:: Task inputs ::
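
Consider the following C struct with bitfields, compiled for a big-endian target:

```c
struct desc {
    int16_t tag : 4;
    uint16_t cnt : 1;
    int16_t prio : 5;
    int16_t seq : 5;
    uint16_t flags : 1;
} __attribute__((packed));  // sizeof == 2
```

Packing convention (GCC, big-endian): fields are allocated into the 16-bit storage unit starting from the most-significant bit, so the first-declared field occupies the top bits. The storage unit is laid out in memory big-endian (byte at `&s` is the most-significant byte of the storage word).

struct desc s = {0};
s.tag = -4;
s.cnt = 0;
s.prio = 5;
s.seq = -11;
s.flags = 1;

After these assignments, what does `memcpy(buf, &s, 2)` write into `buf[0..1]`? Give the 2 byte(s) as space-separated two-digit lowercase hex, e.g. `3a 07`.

tag:4 = -4 → 0xc << 12 → word 0xc000
cnt:1 = 0 → 0x0 << 11 → word 0xc000
prio:5 = 5 → 0x5 << 6 → word 0xc140
seq:5 = -11 → 0x15 << 1 → word 0xc16a
flags:1 = 1 → 0x1 << 0 → word 0xc16b
word = 0xc16b → big-endian bytes:
  [0]=0xc1  [1]=0x6b

c1 6b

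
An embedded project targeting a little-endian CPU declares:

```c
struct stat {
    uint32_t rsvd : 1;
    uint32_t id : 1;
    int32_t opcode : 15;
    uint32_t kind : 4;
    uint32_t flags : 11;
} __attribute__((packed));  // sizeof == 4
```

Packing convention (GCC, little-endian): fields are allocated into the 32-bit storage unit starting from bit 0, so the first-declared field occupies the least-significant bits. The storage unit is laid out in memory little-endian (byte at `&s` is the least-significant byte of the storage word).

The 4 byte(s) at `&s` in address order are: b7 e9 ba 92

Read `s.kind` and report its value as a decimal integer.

[0]=0xb7 [1]=0xe9 [2]=0xba [3]=0x92 (little-endian) → word 0x92bae9b7
rsvd [0+:1] = (word>>0) & 0x1 = 1
id [1+:1] = (word>>1) & 0x1 = 1
opcode [2+:15] = (word>>2) & 0x7fff = 14957
kind [17+:4] = (word>>17) & 0xf = 13  ←
flags [21+:11] = (word>>21) & 0x7ff = 1173

13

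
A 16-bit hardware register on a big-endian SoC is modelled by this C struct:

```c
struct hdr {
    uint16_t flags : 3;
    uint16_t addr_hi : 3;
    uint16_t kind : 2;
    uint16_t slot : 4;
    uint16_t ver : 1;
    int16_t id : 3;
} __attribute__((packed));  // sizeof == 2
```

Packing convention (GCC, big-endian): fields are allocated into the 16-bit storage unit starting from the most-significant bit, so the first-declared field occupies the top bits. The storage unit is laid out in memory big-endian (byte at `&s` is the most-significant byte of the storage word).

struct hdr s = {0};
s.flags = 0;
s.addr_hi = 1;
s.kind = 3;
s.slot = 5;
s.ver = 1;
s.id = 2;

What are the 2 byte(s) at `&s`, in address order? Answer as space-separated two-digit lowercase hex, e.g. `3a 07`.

flags:3 = 0 → 0x0 << 13 → word 0x0000
addr_hi:3 = 1 → 0x1 << 10 → word 0x0400
kind:2 = 3 → 0x3 << 8 → word 0x0700
slot:4 = 5 → 0x5 << 4 → word 0x0750
ver:1 = 1 → 0x1 << 3 → word 0x0758
id:3 = 2 → 0x2 << 0 → word 0x075a
word = 0x075a → big-endian bytes:
  [0]=0x07  [1]=0x5a

07 5a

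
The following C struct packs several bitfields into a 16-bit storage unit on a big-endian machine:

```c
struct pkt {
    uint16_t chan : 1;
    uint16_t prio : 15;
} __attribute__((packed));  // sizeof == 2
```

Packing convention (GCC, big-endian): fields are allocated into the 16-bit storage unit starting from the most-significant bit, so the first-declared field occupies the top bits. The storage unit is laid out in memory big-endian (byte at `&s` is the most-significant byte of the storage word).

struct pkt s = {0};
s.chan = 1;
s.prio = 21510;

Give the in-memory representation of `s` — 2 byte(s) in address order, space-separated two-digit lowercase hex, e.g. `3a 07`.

d4 06

chan (1b) val=1 bits=0x1 at bit 15: 0x8000
prio (15b) val=21510 bits=0x5406 at bit 0: 0xd406
word = 0xd406 → big-endian bytes:
  [0]=0xd4  [1]=0x06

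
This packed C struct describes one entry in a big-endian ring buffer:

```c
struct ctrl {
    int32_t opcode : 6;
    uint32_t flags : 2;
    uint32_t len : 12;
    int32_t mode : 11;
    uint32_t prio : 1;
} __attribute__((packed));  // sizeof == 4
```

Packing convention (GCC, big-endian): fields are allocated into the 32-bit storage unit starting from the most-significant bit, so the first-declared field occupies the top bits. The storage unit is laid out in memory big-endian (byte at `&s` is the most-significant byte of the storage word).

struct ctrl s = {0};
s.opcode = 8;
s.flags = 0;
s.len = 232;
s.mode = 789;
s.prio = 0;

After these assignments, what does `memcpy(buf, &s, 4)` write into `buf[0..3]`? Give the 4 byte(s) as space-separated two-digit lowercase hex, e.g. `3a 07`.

20 0e 86 2a

opcode (6b) val=8 bits=0x8 at bit 26: 0x20000000
flags (2b) val=0 bits=0x0 at bit 24: 0x20000000
len (12b) val=232 bits=0xe8 at bit 12: 0x200e8000
mode (11b) val=789 bits=0x315 at bit 1: 0x200e862a
prio (1b) val=0 bits=0x0 at bit 0: 0x200e862a
word = 0x200e862a → big-endian bytes:
  [0]=0x20  [1]=0x0e  [2]=0x86  [3]=0x2a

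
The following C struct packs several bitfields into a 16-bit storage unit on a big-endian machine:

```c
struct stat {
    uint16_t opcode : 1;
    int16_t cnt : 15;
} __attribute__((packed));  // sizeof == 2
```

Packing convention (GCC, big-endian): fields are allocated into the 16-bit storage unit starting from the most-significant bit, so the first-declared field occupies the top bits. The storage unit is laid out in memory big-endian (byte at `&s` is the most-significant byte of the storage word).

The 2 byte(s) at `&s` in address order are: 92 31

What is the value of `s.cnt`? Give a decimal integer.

[0]=0x92 [1]=0x31 (big-endian) → word 0x9231
opcode [15+:1] = (word>>15) & 0x1 = 1
cnt [0+:15] = (word>>0) & 0x7fff = 4657  ←
cnt signed 15b, MSB=0: value = 4657

4657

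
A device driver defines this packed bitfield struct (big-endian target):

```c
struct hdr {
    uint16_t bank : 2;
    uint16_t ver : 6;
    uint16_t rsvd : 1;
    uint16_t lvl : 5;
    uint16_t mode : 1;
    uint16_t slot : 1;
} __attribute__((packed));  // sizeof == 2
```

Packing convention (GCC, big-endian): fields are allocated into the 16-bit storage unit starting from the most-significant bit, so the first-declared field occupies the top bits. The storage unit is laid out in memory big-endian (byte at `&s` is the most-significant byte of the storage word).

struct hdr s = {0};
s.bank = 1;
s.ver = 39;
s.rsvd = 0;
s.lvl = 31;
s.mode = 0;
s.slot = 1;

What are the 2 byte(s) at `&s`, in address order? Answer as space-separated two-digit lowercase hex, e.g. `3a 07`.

67 7d

bank:2 = 1 → 0x1 << 14 → word 0x4000
ver:6 = 39 → 0x27 << 8 → word 0x6700
rsvd:1 = 0 → 0x0 << 7 → word 0x6700
lvl:5 = 31 → 0x1f << 2 → word 0x677c
mode:1 = 0 → 0x0 << 1 → word 0x677c
slot:1 = 1 → 0x1 << 0 → word 0x677d
word = 0x677d → big-endian bytes:
  [0]=0x67  [1]=0x7d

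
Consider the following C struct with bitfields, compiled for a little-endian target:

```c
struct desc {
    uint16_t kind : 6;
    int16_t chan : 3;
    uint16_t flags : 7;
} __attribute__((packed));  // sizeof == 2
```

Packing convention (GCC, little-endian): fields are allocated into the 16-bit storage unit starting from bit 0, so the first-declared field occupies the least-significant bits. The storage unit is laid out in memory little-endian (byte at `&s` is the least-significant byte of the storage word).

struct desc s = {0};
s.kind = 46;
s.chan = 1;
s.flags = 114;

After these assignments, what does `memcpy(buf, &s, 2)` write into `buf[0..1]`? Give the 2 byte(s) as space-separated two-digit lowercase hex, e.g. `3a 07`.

[0+:6] kind=46 & 0x3f = 0x2e; word=0x002e
[6+:3] chan=1 & 0x7 = 0x1; word=0x006e
[9+:7] flags=114 & 0x7f = 0x72; word=0xe46e
word = 0xe46e → little-endian bytes:
  [0]=0x6e  [1]=0xe4

6e e4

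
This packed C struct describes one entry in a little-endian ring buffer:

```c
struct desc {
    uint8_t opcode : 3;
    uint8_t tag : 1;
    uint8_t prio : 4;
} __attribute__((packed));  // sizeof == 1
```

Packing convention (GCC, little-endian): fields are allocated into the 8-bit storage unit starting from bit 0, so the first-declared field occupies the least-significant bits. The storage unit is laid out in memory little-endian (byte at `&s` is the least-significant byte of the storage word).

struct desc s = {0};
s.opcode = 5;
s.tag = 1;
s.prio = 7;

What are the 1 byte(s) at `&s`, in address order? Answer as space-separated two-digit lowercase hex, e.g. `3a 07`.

opcode:3 = 5 → 0x5 << 0 → word 0x05
tag:1 = 1 → 0x1 << 3 → word 0x0d
prio:4 = 7 → 0x7 << 4 → word 0x7d
word = 0x7d → little-endian bytes:
  [0]=0x7d

7d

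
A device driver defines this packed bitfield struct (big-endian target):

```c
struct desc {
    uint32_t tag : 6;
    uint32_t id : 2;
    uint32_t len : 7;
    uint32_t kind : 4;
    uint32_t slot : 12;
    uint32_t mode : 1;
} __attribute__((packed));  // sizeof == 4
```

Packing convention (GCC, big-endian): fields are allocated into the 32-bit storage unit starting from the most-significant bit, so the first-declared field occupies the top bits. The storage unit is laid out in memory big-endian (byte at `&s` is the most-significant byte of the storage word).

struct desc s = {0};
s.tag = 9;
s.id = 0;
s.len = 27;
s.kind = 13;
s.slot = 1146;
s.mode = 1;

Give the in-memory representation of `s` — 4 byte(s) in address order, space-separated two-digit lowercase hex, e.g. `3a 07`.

24 37 a8 f5

tag (6b) val=9 bits=0x9 at bit 26: 0x24000000
id (2b) val=0 bits=0x0 at bit 24: 0x24000000
len (7b) val=27 bits=0x1b at bit 17: 0x24360000
kind (4b) val=13 bits=0xd at bit 13: 0x2437a000
slot (12b) val=1146 bits=0x47a at bit 1: 0x2437a8f4
mode (1b) val=1 bits=0x1 at bit 0: 0x2437a8f5
word = 0x2437a8f5 → big-endian bytes:
  [0]=0x24  [1]=0x37  [2]=0xa8  [3]=0xf5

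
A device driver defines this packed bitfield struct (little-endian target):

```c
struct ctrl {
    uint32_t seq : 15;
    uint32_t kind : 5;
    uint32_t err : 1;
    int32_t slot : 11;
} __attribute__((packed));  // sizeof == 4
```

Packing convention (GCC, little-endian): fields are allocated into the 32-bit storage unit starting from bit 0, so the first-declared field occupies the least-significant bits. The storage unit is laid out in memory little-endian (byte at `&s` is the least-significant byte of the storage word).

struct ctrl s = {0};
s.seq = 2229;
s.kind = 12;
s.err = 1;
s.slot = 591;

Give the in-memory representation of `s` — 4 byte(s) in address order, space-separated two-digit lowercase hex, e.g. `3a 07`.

b5 08 f6 49

seq:15 = 2229 → 0x8b5 << 0 → word 0x000008b5
kind:5 = 12 → 0xc << 15 → word 0x000608b5
err:1 = 1 → 0x1 << 20 → word 0x001608b5
slot:11 = 591 → 0x24f << 21 → word 0x49f608b5
word = 0x49f608b5 → little-endian bytes:
  [0]=0xb5  [1]=0x08  [2]=0xf6  [3]=0x49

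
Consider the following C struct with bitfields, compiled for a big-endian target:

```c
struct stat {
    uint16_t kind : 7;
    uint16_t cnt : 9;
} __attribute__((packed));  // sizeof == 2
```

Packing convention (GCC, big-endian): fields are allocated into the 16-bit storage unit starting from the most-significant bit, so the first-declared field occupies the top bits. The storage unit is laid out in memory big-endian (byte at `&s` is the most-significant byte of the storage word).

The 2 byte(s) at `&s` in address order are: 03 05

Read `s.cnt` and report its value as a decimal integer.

[0]=0x03 [1]=0x05 (big-endian) → word 0x0305
kind [9+:7] = (word>>9) & 0x7f = 1
cnt [0+:9] = (word>>0) & 0x1ff = 261  ←

261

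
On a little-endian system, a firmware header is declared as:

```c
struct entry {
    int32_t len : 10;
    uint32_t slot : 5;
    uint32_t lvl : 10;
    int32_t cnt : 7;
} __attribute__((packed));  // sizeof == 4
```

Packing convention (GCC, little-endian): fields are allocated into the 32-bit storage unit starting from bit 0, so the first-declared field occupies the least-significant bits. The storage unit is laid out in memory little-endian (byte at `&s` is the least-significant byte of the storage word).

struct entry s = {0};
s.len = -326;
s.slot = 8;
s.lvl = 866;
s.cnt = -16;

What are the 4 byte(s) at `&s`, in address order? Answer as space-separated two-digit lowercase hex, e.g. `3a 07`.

ba 22 b1 e1

len (10b) val=-326 bits=0x2ba at bit 0: 0x000002ba
slot (5b) val=8 bits=0x8 at bit 10: 0x000022ba
lvl (10b) val=866 bits=0x362 at bit 15: 0x01b122ba
cnt (7b) val=-16 bits=0x70 at bit 25: 0xe1b122ba
word = 0xe1b122ba → little-endian bytes:
  [0]=0xba  [1]=0x22  [2]=0xb1  [3]=0xe1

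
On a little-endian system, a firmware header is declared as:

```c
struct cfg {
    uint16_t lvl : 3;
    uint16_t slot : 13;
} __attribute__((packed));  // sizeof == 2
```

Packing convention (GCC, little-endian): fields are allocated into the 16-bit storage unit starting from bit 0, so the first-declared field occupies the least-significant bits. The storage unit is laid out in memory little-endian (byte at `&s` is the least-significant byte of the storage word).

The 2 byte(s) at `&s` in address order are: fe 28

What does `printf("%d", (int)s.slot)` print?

1311

[0]=0xfe [1]=0x28 (little-endian) → word 0x28fe
lvl:3 @ bit 0 → (0x28fe>>0)&0x7 = 0x6
slot:13 @ bit 3 → (0x28fe>>3)&0x1fff = 0x51f  ←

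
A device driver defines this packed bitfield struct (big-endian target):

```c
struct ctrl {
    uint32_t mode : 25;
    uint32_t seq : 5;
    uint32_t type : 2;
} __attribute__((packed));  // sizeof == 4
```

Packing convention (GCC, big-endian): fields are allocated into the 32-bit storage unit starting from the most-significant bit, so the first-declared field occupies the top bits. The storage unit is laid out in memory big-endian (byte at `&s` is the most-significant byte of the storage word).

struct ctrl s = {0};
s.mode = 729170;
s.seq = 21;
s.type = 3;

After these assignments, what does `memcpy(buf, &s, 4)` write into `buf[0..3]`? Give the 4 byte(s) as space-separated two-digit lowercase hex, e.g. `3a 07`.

05 90 29 57

[7+:25] mode=729170 & 0x1ffffff = 0xb2052; word=0x05902900
[2+:5] seq=21 & 0x1f = 0x15; word=0x05902954
[0+:2] type=3 & 0x3 = 0x3; word=0x05902957
word = 0x05902957 → big-endian bytes:
  [0]=0x05  [1]=0x90  [2]=0x29  [3]=0x57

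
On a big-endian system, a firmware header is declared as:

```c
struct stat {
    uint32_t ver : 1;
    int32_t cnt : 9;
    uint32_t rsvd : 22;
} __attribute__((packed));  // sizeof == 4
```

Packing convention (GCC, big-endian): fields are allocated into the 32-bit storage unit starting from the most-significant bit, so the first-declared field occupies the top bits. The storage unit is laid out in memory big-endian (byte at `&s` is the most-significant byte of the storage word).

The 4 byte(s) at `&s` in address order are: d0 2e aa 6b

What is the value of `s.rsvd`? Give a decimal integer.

[0]=0xd0 [1]=0x2e [2]=0xaa [3]=0x6b (big-endian) → word 0xd02eaa6b
ver:1 @ bit 31 → (0xd02eaa6b>>31)&0x1 = 0x1
cnt:9 @ bit 22 → (0xd02eaa6b>>22)&0x1ff = 0x140
rsvd:22 @ bit 0 → (0xd02eaa6b>>0)&0x3fffff = 0x2eaa6b  ←

3058283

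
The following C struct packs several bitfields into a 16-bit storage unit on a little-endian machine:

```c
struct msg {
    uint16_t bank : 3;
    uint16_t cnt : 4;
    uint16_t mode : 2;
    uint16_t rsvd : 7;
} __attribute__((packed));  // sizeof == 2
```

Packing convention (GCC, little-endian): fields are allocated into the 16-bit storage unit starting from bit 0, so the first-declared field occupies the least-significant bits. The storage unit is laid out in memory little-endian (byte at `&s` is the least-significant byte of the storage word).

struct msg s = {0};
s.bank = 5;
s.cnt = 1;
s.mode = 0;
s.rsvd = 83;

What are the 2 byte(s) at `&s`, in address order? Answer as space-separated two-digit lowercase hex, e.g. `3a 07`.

0d a6

[0+:3] bank=5 & 0x7 = 0x5; word=0x0005
[3+:4] cnt=1 & 0xf = 0x1; word=0x000d
[7+:2] mode=0 & 0x3 = 0x0; word=0x000d
[9+:7] rsvd=83 & 0x7f = 0x53; word=0xa60d
word = 0xa60d → little-endian bytes:
  [0]=0x0d  [1]=0xa6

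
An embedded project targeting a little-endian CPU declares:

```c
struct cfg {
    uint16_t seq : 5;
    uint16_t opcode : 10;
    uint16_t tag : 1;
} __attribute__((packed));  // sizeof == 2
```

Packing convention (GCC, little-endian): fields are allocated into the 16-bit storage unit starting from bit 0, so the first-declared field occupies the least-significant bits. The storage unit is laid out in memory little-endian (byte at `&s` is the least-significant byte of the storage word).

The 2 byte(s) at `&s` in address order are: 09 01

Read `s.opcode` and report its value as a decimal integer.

[0]=0x09 [1]=0x01 (little-endian) → word 0x0109
seq [0+:5] = (word>>0) & 0x1f = 9
opcode [5+:10] = (word>>5) & 0x3ff = 8  ←
tag [15+:1] = (word>>15) & 0x1 = 0

8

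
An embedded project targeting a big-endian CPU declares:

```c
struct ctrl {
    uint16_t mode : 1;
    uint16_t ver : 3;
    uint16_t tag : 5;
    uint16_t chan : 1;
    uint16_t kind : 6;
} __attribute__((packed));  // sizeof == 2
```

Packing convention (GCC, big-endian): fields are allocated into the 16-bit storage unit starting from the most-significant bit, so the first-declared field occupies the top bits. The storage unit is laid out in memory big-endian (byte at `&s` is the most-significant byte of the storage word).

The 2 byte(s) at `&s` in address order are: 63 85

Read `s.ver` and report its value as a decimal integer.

[0]=0x63 [1]=0x85 (big-endian) → word 0x6385
mode:1 @ bit 15 → (0x6385>>15)&0x1 = 0x0
ver:3 @ bit 12 → (0x6385>>12)&0x7 = 0x6  ←
tag:5 @ bit 7 → (0x6385>>7)&0x1f = 0x7
chan:1 @ bit 6 → (0x6385>>6)&0x1 = 0x0
kind:6 @ bit 0 → (0x6385>>0)&0x3f = 0x5

6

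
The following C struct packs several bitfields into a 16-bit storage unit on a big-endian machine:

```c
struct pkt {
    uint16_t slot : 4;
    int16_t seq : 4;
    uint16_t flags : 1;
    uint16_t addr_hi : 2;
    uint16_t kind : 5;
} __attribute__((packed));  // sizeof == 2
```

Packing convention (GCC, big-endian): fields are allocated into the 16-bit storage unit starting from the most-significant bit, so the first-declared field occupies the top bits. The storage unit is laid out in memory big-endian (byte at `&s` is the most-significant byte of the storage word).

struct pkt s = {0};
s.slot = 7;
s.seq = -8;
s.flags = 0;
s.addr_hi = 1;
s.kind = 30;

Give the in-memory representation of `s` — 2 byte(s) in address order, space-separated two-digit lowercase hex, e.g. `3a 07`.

78 3e

slot (4b) val=7 bits=0x7 at bit 12: 0x7000
seq (4b) val=-8 bits=0x8 at bit 8: 0x7800
flags (1b) val=0 bits=0x0 at bit 7: 0x7800
addr_hi (2b) val=1 bits=0x1 at bit 5: 0x7820
kind (5b) val=30 bits=0x1e at bit 0: 0x783e
word = 0x783e → big-endian bytes:
  [0]=0x78  [1]=0x3e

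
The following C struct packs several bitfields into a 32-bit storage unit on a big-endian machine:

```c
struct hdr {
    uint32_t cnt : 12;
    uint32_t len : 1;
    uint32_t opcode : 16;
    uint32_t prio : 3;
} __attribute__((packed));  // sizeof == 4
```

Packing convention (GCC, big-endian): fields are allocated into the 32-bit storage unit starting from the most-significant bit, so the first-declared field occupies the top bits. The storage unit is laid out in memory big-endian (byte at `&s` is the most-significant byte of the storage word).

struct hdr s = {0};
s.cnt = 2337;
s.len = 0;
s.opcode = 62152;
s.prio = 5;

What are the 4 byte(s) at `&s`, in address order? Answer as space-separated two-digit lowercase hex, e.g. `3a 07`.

92 17 96 45

cnt:12 = 2337 → 0x921 << 20 → word 0x92100000
len:1 = 0 → 0x0 << 19 → word 0x92100000
opcode:16 = 62152 → 0xf2c8 << 3 → word 0x92179640
prio:3 = 5 → 0x5 << 0 → word 0x92179645
word = 0x92179645 → big-endian bytes:
  [0]=0x92  [1]=0x17  [2]=0x96  [3]=0x45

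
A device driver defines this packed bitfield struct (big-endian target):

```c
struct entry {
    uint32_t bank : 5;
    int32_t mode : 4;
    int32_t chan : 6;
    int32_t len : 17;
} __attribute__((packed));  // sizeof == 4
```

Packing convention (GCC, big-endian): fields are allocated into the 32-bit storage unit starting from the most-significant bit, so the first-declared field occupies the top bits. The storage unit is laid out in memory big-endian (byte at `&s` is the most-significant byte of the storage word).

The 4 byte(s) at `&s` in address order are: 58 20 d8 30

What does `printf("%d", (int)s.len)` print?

[0]=0x58 [1]=0x20 [2]=0xd8 [3]=0x30 (big-endian) → word 0x5820d830
bank:5 @ bit 27 → (0x5820d830>>27)&0x1f = 0xb
mode:4 @ bit 23 → (0x5820d830>>23)&0xf = 0x0
chan:6 @ bit 17 → (0x5820d830>>17)&0x3f = 0x10
len:17 @ bit 0 → (0x5820d830>>0)&0x1ffff = 0xd830  ←
len signed 17b, MSB=0: value = 55344

55344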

:: Exercise aim ::
Exact lines only, please: output the listing from the first line to the line with "s.flags = 1;", both included.

:: Response area ::
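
Consider the following C struct with bitfields, compiled for a big-endian target:

```c
struct desc {
    int16_t tag : 4;
    uint16_t cnt : 1;
    int16_t prio : 5;
    int16_t seq : 5;
    uint16_t flags : 1;
} __attribute__((packed));  // sizeof == 2
```

Packing convention (GCC, big-endian): fields are allocated into the 16-bit storage unit starting from the most-significant bit, so the first-declared field occupies the top bits. The storage unit is laid out in memory big-endian (byte at `&s` is the most-significant byte of the storage word).

struct desc s = {0};
s.tag = -4;
s.cnt = 0;
s.prio = 5;
s.seq = -11;
s.flags = 1;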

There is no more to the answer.